→ TASK GOAL
Go through the data and copy each line where the string "recently" appears.

>>>>>

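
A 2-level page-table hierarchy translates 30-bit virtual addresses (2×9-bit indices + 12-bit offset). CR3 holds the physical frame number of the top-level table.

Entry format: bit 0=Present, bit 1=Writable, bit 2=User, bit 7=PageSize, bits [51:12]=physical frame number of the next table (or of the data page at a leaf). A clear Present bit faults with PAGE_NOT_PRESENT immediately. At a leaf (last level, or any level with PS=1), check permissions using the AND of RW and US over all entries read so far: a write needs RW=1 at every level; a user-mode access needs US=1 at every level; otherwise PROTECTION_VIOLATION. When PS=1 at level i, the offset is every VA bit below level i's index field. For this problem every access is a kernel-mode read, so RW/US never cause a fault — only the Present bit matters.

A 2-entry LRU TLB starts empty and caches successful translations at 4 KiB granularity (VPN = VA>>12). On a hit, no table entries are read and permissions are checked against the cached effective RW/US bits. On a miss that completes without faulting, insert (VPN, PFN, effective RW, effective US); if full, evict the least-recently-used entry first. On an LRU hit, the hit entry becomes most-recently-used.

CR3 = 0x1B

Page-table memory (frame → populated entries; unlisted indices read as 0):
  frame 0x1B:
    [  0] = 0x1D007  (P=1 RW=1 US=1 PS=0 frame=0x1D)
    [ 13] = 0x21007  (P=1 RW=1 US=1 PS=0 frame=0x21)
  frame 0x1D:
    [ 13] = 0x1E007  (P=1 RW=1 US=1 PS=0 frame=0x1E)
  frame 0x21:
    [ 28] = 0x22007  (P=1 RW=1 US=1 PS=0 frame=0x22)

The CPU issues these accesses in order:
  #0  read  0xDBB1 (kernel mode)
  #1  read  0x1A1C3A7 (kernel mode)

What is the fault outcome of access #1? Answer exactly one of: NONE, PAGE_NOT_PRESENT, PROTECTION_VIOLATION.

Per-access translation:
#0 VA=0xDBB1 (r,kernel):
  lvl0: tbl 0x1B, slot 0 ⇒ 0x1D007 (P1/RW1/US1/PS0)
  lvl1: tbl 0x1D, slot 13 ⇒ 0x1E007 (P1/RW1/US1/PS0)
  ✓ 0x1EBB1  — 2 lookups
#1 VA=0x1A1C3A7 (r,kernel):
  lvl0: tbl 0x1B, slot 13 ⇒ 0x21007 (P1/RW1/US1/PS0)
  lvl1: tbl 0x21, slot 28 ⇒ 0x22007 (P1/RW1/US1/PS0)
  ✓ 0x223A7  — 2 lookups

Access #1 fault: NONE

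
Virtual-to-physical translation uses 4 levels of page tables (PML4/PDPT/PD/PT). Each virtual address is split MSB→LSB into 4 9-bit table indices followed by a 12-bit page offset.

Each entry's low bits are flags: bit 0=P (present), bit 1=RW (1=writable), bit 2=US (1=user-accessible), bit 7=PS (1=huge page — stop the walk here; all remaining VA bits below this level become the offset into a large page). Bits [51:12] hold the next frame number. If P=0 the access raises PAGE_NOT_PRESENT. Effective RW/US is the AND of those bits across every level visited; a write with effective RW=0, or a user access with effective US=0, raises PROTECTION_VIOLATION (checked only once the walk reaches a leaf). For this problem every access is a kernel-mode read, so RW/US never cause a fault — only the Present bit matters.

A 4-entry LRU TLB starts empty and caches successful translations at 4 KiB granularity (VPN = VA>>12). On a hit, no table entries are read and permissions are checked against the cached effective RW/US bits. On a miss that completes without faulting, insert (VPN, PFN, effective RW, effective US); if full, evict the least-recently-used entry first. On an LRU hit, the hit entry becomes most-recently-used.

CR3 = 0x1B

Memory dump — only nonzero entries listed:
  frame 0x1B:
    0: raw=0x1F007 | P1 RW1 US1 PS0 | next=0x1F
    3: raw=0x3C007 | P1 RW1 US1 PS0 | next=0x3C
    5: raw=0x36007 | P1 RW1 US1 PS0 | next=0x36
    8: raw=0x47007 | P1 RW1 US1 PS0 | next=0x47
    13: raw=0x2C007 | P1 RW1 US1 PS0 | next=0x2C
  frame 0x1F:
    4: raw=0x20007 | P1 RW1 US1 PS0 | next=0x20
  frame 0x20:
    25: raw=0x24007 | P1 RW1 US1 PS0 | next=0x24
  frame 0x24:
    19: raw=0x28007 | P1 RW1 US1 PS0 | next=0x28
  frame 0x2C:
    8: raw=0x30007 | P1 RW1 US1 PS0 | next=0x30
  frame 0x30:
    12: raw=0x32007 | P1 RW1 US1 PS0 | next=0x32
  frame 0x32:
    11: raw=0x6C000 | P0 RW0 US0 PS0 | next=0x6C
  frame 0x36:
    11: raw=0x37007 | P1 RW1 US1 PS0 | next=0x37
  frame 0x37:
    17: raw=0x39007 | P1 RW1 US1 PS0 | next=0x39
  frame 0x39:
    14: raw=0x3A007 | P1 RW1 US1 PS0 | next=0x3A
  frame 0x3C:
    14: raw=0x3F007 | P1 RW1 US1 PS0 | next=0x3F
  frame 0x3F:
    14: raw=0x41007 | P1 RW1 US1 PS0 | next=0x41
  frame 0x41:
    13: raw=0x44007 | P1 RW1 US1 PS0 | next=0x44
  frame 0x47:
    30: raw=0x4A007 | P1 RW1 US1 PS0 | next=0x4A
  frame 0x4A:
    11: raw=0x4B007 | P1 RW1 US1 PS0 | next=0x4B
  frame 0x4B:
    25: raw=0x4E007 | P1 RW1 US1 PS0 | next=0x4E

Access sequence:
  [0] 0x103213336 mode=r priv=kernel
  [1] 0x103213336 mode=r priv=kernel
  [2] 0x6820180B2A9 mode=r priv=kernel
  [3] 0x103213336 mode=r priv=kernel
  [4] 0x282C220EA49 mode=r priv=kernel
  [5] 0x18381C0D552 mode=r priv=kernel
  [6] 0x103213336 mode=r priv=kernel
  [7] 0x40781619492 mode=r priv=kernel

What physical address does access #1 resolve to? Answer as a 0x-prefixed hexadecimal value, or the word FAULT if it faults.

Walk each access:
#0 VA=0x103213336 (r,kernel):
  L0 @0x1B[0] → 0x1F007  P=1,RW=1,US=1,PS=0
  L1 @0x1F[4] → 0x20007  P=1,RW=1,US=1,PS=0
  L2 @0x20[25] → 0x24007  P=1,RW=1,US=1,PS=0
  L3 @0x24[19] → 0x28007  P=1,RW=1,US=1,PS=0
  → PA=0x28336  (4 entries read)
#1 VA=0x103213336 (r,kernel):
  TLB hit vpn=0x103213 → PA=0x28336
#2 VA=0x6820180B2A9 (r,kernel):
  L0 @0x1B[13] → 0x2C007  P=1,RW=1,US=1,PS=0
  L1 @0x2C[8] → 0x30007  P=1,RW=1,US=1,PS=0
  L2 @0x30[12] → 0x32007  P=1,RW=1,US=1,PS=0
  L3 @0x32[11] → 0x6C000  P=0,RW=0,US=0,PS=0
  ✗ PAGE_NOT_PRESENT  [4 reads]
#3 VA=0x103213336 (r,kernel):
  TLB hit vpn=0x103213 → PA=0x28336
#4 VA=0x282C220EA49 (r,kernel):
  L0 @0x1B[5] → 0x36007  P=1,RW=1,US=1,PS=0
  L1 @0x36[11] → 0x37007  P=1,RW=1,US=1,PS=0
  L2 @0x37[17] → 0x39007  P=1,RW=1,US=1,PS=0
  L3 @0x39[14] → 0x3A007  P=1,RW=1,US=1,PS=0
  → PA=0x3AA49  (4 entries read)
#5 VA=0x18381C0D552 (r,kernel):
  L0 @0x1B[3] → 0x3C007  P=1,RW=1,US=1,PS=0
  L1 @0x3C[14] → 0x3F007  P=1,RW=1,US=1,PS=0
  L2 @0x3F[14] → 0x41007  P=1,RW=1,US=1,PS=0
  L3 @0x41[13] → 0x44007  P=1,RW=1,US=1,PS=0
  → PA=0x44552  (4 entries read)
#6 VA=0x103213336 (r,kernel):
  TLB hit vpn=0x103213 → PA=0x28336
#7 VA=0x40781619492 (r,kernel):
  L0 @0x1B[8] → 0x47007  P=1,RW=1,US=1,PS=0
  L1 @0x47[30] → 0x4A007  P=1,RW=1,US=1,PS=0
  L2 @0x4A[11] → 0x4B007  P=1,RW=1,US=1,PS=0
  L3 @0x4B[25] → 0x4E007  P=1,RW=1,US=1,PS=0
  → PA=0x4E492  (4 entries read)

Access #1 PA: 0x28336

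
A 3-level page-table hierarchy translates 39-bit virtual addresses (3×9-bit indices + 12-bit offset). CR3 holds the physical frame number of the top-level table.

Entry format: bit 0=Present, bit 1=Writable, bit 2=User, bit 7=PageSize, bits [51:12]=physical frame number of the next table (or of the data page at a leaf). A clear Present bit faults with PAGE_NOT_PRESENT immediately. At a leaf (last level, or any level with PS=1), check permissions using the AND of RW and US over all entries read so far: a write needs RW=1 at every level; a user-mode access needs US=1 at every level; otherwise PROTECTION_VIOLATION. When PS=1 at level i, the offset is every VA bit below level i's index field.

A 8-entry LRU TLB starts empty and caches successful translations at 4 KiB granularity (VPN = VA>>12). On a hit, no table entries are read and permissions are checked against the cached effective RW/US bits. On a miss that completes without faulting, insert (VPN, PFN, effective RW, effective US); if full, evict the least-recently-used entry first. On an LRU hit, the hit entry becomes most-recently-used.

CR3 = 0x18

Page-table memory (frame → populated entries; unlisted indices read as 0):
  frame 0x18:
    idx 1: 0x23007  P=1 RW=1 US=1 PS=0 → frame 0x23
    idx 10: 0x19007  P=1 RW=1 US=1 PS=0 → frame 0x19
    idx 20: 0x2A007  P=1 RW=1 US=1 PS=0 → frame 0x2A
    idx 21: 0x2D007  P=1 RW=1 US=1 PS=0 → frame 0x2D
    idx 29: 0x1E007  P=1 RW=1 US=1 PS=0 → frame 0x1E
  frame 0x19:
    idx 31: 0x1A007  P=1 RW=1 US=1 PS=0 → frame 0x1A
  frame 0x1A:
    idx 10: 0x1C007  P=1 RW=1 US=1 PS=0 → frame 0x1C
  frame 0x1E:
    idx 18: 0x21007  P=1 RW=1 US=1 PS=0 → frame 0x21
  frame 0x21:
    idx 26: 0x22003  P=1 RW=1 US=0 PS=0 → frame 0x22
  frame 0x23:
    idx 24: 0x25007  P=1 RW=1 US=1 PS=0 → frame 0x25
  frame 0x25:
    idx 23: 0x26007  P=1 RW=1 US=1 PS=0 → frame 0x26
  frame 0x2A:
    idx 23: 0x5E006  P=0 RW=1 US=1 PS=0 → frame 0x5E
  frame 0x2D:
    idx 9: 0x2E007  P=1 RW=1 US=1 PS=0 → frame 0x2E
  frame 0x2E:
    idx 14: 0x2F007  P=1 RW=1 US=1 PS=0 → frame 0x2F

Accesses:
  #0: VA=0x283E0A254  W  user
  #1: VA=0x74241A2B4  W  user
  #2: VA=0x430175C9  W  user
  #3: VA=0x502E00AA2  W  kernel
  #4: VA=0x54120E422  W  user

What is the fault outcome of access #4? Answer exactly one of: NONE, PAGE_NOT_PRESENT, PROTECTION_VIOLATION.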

<<<<<
>>>>>

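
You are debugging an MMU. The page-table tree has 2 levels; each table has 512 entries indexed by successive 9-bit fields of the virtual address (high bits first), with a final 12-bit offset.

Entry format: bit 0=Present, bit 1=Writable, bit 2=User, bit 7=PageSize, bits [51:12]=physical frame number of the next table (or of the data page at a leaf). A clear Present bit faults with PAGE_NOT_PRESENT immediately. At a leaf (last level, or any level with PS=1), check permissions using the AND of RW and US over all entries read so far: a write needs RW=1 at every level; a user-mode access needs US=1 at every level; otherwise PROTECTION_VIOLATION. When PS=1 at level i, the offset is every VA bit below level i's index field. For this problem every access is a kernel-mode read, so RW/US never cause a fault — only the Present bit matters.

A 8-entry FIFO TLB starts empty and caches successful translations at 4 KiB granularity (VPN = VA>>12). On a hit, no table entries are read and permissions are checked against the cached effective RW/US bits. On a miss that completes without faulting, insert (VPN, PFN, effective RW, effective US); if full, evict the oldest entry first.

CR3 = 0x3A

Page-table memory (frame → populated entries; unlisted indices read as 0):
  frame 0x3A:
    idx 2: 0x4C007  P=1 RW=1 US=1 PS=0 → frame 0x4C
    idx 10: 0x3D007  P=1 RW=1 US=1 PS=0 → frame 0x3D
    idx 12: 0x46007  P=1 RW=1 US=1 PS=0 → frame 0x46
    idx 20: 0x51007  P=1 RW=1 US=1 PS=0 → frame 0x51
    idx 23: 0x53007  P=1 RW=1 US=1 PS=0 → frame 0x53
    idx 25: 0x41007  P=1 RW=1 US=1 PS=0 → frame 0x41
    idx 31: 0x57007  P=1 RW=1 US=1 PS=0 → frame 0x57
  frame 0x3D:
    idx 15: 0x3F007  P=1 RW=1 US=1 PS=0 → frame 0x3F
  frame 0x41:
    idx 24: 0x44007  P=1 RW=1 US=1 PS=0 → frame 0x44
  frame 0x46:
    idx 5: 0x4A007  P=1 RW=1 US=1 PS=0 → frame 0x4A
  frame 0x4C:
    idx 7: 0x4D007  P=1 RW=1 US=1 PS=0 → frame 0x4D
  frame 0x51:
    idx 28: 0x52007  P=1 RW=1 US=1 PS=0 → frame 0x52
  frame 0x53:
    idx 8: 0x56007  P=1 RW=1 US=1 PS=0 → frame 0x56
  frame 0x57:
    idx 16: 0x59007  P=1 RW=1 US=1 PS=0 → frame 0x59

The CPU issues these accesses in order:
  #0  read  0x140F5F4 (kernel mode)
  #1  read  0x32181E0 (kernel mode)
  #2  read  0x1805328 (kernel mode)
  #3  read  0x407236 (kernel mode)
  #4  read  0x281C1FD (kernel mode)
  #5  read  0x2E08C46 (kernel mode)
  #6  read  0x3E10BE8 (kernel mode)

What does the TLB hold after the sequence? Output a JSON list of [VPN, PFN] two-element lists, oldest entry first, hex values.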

<<<<<
>>>>>

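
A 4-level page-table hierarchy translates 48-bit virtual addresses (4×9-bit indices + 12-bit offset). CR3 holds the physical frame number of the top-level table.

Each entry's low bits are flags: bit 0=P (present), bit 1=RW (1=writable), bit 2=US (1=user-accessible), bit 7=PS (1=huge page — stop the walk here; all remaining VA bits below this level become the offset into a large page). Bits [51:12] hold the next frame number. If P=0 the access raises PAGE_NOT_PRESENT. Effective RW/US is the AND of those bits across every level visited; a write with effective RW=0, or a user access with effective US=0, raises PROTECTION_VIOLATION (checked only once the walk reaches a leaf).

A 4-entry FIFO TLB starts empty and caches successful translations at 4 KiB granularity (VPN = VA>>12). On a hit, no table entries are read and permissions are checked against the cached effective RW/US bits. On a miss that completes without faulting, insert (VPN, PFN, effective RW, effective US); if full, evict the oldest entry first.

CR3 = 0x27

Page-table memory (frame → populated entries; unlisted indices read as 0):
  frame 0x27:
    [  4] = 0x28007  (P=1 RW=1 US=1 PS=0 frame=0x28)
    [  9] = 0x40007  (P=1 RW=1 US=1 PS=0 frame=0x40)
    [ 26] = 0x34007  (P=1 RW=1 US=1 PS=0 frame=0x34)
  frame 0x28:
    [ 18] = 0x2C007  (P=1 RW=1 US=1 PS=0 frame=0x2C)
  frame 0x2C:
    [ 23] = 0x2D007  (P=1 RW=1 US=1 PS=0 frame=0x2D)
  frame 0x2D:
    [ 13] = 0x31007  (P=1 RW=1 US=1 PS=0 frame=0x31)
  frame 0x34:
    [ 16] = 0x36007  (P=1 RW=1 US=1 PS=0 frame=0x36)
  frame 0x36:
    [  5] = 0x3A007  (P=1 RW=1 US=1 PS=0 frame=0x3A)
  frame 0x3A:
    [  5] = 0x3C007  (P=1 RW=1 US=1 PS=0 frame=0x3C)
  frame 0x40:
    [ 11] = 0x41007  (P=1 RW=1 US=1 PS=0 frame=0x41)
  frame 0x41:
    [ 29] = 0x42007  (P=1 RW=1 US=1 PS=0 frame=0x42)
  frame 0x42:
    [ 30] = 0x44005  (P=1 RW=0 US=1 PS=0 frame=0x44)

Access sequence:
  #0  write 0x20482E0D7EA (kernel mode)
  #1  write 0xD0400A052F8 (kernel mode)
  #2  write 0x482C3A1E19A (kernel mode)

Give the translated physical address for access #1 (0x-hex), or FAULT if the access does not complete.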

<<<<<

→ RESULT BELOW
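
A 2-entry LRU TLB starts empty and caches successful translations at 4 KiB granularity (VPN = VA>>12). On a hit, no table entries are read and permissions are checked against the cached effective RW/US bits. On a miss that completes without faulting, insert (VPN, PFN, effective RW, effective US); if full, evict the least-recently-used entry first. On an LRU hit, the hit entry becomes most-recently-used.
A 4-entry LRU TLB starts empty and caches successful translations at 4 KiB granularity (VPN = VA>>12). On a hit, no table entries are read and permissions are checked against the cached effective RW/US bits. On a miss that completes without faulting, insert (VPN, PFN, effective RW, effective US); if full, evict the least-recently-used entry first. On an LRU hit, the hit entry becomes most-recently-used.
A 8-entry LRU TLB starts empty and caches successful translations at 4 KiB granularity (VPN = VA>>12). On a hit, no table entries are read and permissions are checked against the cached effective RW/US bits. On a miss that completes without faulting, insert (VPN, PFN, effective RW, effective US); if full, evict the least-recently-used entry first. On an LRU hit, the hit entry becomes most-recently-used.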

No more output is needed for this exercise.